Collected data entries:
━━━━━━━━━━━━━━━━━━━━
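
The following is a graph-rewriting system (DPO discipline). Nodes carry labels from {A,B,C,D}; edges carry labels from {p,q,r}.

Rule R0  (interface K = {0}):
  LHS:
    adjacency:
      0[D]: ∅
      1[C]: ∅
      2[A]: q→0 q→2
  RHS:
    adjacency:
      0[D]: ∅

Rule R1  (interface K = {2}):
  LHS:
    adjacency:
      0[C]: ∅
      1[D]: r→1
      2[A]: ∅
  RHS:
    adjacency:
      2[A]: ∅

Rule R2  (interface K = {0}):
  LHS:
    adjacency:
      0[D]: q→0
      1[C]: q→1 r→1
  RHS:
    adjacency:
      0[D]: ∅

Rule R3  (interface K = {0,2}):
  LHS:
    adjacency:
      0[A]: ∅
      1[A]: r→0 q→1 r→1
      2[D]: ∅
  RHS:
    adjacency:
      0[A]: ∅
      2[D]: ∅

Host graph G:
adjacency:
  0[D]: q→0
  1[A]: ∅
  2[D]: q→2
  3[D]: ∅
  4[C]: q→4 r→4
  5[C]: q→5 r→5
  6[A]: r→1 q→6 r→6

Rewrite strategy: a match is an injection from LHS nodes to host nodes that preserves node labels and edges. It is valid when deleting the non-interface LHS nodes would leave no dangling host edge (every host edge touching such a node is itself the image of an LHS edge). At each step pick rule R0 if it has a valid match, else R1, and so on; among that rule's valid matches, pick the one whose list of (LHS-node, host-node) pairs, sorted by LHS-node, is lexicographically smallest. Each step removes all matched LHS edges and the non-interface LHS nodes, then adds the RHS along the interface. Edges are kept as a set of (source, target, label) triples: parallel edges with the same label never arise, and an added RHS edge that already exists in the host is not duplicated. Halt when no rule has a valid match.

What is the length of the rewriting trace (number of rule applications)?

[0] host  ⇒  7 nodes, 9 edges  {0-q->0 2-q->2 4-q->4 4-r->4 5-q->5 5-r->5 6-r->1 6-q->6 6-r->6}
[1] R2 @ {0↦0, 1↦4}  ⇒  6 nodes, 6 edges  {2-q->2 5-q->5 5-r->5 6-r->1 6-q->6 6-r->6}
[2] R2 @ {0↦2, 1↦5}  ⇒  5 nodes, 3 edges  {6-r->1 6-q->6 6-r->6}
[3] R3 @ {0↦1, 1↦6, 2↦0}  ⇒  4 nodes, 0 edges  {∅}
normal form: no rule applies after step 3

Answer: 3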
━━━━━━━━━━━━━━━━━━━━
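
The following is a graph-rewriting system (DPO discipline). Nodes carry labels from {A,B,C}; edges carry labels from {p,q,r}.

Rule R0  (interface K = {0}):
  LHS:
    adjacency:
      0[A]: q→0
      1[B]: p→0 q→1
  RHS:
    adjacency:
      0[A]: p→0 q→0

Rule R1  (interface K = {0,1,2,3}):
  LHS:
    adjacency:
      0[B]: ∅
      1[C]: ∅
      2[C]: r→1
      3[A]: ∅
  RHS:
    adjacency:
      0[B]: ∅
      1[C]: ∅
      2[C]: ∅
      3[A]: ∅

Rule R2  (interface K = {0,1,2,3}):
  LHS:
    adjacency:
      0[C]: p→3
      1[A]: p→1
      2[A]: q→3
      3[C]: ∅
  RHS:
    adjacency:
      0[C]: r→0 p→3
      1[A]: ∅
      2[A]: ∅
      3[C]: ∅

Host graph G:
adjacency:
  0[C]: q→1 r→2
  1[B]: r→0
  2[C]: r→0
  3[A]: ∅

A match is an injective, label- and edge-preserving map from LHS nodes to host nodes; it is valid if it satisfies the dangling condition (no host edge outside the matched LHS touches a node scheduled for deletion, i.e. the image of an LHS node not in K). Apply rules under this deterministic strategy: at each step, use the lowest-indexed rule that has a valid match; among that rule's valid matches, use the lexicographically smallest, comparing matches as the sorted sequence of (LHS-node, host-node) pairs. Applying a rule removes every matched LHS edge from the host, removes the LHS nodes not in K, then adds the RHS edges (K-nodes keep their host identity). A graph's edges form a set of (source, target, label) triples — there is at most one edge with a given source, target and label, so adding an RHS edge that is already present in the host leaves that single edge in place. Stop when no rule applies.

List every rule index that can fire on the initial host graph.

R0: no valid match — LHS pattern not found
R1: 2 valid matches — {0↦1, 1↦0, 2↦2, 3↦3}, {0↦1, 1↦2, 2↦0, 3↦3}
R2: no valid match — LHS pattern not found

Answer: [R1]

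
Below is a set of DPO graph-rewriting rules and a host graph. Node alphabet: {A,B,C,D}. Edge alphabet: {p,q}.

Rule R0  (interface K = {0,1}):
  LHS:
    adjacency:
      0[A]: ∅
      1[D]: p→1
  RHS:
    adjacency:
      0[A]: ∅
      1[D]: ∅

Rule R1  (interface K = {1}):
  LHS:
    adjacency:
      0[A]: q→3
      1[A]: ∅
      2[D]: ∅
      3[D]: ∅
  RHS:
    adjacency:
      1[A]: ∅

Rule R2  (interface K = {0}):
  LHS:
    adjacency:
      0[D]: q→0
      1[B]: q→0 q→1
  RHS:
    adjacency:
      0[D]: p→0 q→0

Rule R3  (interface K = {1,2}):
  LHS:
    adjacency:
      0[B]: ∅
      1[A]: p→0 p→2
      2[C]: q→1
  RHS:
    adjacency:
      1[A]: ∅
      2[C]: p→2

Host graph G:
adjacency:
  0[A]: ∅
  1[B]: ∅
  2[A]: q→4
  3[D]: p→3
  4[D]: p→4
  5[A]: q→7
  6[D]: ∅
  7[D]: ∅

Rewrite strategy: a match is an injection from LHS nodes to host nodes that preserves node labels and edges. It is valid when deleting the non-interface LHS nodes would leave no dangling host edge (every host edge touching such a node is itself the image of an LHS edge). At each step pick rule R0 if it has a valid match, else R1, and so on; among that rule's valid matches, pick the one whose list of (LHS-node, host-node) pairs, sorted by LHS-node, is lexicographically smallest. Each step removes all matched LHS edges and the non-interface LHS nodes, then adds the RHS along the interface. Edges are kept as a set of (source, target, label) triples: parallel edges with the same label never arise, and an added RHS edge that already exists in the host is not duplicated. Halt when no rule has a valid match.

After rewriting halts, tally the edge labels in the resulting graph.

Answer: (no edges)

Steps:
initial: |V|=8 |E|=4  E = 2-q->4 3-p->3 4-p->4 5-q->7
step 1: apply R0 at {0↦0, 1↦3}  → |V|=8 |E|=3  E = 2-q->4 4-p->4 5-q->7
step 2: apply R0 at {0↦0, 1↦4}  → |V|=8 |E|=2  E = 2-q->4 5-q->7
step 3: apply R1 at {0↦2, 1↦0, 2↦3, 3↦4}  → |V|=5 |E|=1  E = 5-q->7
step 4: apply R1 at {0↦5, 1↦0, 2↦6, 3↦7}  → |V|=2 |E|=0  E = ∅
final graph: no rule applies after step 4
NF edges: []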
━━━━━━━━━━━━━━━━━━━━
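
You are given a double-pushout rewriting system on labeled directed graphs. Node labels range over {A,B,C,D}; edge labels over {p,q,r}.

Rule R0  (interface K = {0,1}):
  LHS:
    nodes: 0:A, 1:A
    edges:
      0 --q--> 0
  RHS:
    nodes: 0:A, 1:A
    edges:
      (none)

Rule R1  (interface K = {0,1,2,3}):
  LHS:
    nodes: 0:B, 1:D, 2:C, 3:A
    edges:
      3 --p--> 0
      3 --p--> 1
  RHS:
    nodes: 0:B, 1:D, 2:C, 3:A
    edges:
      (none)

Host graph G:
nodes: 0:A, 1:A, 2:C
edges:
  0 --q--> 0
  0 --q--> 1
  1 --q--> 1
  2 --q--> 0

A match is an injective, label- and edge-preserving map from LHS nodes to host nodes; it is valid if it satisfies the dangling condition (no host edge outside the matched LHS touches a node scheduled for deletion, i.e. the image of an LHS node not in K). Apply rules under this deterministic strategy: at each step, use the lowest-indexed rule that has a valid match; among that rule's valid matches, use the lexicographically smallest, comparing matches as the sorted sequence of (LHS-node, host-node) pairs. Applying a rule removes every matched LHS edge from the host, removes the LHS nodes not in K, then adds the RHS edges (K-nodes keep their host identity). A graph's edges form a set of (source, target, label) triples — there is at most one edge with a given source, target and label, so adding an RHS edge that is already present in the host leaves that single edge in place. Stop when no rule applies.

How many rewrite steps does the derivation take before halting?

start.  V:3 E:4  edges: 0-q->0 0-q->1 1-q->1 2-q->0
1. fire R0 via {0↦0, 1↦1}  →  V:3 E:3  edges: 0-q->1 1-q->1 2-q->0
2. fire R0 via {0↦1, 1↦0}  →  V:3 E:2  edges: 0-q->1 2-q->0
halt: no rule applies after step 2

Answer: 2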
━━━━━━━━━━━━━━━━━━━━
Exercise prompt: Show all lines in the entries above where the word "discipline" appears.

Written reply:
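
The following is a graph-rewriting system (DPO discipline). Nodes carry labels from {A,B,C,D}; edges carry labels from {p,q,r}.
The following is a graph-rewriting system (DPO discipline). Nodes carry labels from {A,B,C}; edges carry labels from {p,q,r}.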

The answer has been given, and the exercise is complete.